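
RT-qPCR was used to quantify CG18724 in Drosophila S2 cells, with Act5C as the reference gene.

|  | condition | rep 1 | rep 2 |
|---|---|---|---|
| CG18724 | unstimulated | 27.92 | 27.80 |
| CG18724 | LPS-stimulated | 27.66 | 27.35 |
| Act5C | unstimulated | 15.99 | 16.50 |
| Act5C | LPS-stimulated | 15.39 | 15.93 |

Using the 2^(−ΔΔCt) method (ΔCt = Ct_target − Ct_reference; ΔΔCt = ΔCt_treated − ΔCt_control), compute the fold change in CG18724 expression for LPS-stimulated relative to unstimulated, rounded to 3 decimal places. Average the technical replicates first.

0.853

Mean Ct: CG18724 unstimulated 27.860; CG18724 LPS-stimulated 27.505; Act5C unstimulated 16.245; Act5C LPS-stimulated 15.660
ΔCt(unstimulated) = 27.860 − 16.245 = 11.615
ΔCt(LPS-stimulated) = 27.505 − 15.660 = 11.845
ΔΔCt = 11.845 − 11.615 = 0.230
Fold change = 2^(−0.230) = 0.8526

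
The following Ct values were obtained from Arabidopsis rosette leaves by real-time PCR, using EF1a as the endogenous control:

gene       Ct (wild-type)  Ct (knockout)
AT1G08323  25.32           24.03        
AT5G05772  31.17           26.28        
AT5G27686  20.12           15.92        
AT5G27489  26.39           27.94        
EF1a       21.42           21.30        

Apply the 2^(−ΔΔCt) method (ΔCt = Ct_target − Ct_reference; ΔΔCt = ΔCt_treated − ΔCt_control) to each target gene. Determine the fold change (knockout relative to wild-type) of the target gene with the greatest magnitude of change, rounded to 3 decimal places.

27.284

AT1G08323: ΔΔCt = (24.03−21.30) − (25.32−21.42) = 2.73 − 3.90 = -1.17; fold change = 2^1.17 = 2.250
AT5G05772: ΔΔCt = (26.28−21.30) − (31.17−21.42) = 4.98 − 9.75 = -4.77; fold change = 2^4.77 = 27.284
AT5G27686: ΔΔCt = (15.92−21.30) − (20.12−21.42) = -5.38 − (-1.30) = -4.08; fold change = 2^4.08 = 16.912
AT5G27489: ΔΔCt = (27.94−21.30) − (26.39−21.42) = 6.64 − 4.97 = 1.67; fold change = 2^-1.67 = 0.314
AT5G05772 has the largest |ΔΔCt| = 4.77.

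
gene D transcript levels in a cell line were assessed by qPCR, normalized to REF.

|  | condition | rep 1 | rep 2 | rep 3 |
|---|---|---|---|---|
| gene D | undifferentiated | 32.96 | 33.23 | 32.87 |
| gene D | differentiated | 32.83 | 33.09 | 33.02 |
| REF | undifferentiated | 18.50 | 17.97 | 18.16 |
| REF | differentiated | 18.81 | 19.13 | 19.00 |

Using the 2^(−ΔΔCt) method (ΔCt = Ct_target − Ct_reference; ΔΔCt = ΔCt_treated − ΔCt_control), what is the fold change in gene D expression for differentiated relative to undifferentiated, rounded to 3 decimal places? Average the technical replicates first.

Mean Ct: gene D undifferentiated 33.020; gene D differentiated 32.980; REF undifferentiated 18.210; REF differentiated 18.980
ΔCt(undifferentiated) = 33.020 − 18.210 = 14.810
ΔCt(differentiated) = 32.980 − 18.980 = 14.000
ΔΔCt = 14.000 − 14.810 = -0.810
Fold change = 2^(−(-0.810)) = 2^0.810 = 1.7532

1.753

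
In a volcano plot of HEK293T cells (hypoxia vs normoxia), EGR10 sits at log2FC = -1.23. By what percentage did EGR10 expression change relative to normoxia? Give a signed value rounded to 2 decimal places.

-57.37%

Fold change = 2^(-1.23) = 0.4263
Percent change = (FC − 1) × 100% = (0.4263 − 1) × 100 = -57.37%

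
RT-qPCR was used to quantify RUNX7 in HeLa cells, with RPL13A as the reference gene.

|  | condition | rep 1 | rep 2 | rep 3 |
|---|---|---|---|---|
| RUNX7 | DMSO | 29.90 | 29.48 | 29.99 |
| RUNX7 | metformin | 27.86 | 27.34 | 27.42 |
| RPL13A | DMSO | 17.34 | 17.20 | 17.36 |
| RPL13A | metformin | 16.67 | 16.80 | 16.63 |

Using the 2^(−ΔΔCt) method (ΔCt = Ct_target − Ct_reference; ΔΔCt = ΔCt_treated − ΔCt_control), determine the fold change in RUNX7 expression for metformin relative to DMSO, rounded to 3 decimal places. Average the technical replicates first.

Mean Ct: RUNX7 DMSO 29.790; RUNX7 metformin 27.540; RPL13A DMSO 17.300; RPL13A metformin 16.700
ΔCt(DMSO) = 29.790 − 17.300 = 12.490
ΔCt(metformin) = 27.540 − 16.700 = 10.840
ΔΔCt = 10.840 − 12.490 = -1.650
Fold change = 2^(−(-1.650)) = 2^1.650 = 3.1383

3.138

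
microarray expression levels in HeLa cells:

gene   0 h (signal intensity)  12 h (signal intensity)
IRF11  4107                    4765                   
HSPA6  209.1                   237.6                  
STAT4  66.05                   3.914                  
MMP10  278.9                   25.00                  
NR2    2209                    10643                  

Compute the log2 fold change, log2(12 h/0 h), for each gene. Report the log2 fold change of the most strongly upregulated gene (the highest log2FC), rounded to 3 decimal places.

2.268

log2(4765/4107) = 0.214  (IRF11)
log2(237.6/209.1) = 0.184  (HSPA6)
log2(3.914/66.05) = -4.077  (STAT4)
log2(25.00/278.9) = -3.480  (MMP10)
log2(10643/2209) = 2.268  (NR2)
NR2 is most strongly upregulated.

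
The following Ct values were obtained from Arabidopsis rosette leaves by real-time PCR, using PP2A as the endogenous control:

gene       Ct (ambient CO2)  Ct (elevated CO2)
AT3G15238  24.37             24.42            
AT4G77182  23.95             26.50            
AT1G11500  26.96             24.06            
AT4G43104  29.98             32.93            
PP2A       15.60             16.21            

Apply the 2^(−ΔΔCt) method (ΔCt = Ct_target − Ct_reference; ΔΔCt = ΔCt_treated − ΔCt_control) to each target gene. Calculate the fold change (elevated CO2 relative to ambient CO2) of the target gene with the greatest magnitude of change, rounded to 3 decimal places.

11.392

AT3G15238: ΔΔCt = (24.42−16.21) − (24.37−15.60) = 8.21 − 8.77 = -0.56; fold change = 2^0.56 = 1.474
AT4G77182: ΔΔCt = (26.50−16.21) − (23.95−15.60) = 10.29 − 8.35 = 1.94; fold change = 2^-1.94 = 0.261
AT1G11500: ΔΔCt = (24.06−16.21) − (26.96−15.60) = 7.85 − 11.36 = -3.51; fold change = 2^3.51 = 11.392
AT4G43104: ΔΔCt = (32.93−16.21) − (29.98−15.60) = 16.72 − 14.38 = 2.34; fold change = 2^-2.34 = 0.198
AT1G11500 has the largest |ΔΔCt| = 3.51.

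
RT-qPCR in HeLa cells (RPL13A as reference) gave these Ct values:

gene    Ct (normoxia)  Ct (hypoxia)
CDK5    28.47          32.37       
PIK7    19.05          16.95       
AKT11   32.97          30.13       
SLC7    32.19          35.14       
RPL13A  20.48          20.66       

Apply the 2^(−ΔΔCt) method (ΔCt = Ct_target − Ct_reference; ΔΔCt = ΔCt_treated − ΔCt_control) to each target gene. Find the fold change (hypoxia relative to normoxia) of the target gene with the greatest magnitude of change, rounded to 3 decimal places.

CDK5: ΔΔCt = (32.37−20.66) − (28.47−20.48) = 11.71 − 7.99 = 3.72; fold change = 2^-3.72 = 0.076
PIK7: ΔΔCt = (16.95−20.66) − (19.05−20.48) = -3.71 − (-1.43) = -2.28; fold change = 2^2.28 = 4.857
AKT11: ΔΔCt = (30.13−20.66) − (32.97−20.48) = 9.47 − 12.49 = -3.02; fold change = 2^3.02 = 8.112
SLC7: ΔΔCt = (35.14−20.66) − (32.19−20.48) = 14.48 − 11.71 = 2.77; fold change = 2^-2.77 = 0.147
CDK5 has the largest |ΔΔCt| = 3.72.

0.076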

| TASK TO COMPLETE |
This exercise needs every line of the listing that contains the word "following".

| ANSWER BOX |
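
The following Ct values were obtained from Arabidopsis rosette leaves by real-time PCR, using EF1a as the endogenous control:
The following Ct values were obtained from Arabidopsis rosette leaves by real-time PCR, using PP2A as the endogenous control: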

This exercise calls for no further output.